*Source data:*
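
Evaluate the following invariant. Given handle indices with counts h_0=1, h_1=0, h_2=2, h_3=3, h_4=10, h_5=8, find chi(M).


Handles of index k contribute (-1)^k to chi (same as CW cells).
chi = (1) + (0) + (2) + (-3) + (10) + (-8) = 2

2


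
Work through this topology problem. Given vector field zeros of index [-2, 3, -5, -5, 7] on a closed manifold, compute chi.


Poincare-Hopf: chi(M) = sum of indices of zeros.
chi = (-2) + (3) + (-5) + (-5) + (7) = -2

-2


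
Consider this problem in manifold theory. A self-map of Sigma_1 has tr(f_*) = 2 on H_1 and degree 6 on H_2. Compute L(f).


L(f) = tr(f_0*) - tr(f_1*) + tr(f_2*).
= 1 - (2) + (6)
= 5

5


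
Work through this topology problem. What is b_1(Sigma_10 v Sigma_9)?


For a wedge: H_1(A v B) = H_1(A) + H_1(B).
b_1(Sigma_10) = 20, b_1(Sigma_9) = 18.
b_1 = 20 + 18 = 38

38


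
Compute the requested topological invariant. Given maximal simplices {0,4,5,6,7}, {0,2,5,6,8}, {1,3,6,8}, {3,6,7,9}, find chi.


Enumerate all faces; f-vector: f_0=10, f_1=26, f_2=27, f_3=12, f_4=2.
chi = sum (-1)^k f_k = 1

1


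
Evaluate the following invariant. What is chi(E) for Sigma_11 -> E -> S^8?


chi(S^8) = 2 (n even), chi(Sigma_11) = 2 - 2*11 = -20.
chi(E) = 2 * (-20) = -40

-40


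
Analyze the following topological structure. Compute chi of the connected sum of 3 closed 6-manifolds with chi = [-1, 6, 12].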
==
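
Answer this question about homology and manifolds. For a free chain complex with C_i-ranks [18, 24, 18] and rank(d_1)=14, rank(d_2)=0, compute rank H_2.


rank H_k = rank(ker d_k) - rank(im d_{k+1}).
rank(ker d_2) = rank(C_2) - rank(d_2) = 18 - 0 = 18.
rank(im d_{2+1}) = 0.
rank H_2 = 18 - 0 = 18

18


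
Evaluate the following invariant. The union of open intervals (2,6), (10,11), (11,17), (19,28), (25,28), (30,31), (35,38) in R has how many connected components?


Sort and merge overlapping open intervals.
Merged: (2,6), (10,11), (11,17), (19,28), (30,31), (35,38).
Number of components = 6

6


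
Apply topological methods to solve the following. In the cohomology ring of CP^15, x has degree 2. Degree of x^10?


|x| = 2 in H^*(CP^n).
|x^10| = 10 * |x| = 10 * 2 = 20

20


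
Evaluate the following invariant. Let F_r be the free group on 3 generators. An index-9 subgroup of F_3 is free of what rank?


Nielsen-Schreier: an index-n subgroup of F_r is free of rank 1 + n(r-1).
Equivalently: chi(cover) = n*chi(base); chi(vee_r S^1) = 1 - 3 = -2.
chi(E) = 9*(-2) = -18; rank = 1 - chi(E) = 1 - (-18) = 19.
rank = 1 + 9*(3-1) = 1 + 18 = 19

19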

*Task to complete:*
What you return must be the lines above that run from the line with "Evaluate the following invariant. What" to the line with "Analyze the following", inclusive, each copied exactly.

*Response area:*
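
Evaluate the following invariant. What is chi(E) for Sigma_11 -> E -> S^8?


chi(S^8) = 2 (n even), chi(Sigma_11) = 2 - 2*11 = -20.
chi(E) = 2 * (-20) = -40

-40


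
Analyze the following topological structure. Compute chi of the connected sum of 3 closed 6-manifolds with chi = [-1, 6, 12].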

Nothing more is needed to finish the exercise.